** SOURCE INFORMATION follows **

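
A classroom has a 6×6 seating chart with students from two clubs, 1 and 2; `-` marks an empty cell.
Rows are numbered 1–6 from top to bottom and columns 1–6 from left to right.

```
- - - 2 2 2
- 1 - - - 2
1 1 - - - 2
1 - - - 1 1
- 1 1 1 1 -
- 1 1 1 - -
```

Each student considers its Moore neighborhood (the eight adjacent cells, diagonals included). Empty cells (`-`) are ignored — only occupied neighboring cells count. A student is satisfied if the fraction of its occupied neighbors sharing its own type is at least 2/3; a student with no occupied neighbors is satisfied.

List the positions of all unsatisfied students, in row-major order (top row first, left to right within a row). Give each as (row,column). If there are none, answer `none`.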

** End of SOURCE INFORMATION **

- **WHAT YOU HAVE TO DO**: Scan the material above for the string "from", returning each line that contains it.

- **ANSWER TO THIS EXERCISE**:
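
A classroom has a 6×6 seating chart with students from two clubs, 1 and 2; `-` marks an empty cell.
Rows are numbered 1–6 from top to bottom and columns 1–6 from left to right.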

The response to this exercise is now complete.